*What you will do*: Each entry that follows must be output without any deviation.

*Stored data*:
******
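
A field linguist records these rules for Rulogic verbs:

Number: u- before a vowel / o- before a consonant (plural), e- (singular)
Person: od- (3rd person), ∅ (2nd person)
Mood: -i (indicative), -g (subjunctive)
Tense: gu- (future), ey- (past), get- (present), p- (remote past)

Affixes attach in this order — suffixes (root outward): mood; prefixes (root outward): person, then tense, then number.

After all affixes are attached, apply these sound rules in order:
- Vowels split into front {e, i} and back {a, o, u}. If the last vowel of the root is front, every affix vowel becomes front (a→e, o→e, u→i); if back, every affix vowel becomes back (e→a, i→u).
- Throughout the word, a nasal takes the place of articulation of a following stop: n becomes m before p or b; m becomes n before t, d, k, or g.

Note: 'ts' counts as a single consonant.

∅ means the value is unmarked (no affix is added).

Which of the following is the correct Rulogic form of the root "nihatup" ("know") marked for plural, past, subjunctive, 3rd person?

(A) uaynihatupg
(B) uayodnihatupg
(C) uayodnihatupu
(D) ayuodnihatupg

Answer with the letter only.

B

Attach person 3rd person od- → odnihatup.
Attach tense past ey- → eyodnihatup.
Attach number plural u- (before vowel 'e') → ueyodnihatup.
Attach mood subjunctive -g → ueyodnihatupg.
Apply vowel harmony: ueyodnihatupg → uayodnihatupg.
Nasal assimilation: no change.
So the correct form is uayodnihatupg, option (B).
(A) uaynihatupg is wrong: it uses 2nd person instead of 3rd person for person.
(D) ayuodnihatupg is wrong: it has the affixes in the wrong order.
(C) uayodnihatupu is wrong: it uses indicative instead of subjunctive for mood.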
******
*Answer to this task*:
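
A field linguist records these rules for Rulogic verbs:

Number: u- before a vowel / o- before a consonant (plural), e- (singular)
Person: od- (3rd person), ∅ (2nd person)
Mood: -i (indicative), -g (subjunctive)
Tense: gu- (future), ey- (past), get- (present), p- (remote past)

Affixes attach in this order — suffixes (root outward): mood; prefixes (root outward): person, then tense, then number.

After all affixes are attached, apply these sound rules in order:
- Vowels split into front {e, i} and back {a, o, u}. If the last vowel of the root is front, every affix vowel becomes front (a→e, o→e, u→i); if back, every affix vowel becomes back (e→a, i→u).
- Throughout the word, a nasal takes the place of articulation of a following stop: n becomes m before p or b; m becomes n before t, d, k, or g.

Note: 'ts' counts as a single consonant.

∅ means the value is unmarked (no affix is added).

Which of the following is the correct Rulogic form of the root "nihatup" ("know") marked for plural, past, subjunctive, 3rd person?

(A) uaynihatupg
(B) uayodnihatupg
(C) uayodnihatupu
(D) ayuodnihatupg

Answer with the letter only.

B

Attach person 3rd person od- → odnihatup.
Attach tense past ey- → eyodnihatup.
Attach number plural u- (before vowel 'e') → ueyodnihatup.
Attach mood subjunctive -g → ueyodnihatupg.
Apply vowel harmony: ueyodnihatupg → uayodnihatupg.
Nasal assimilation: no change.
So the correct form is uayodnihatupg, option (B).
(A) uaynihatupg is wrong: it uses 2nd person instead of 3rd person for person.
(D) ayuodnihatupg is wrong: it has the affixes in the wrong order.
(C) uayodnihatupu is wrong: it uses indicative instead of subjunctive for mood.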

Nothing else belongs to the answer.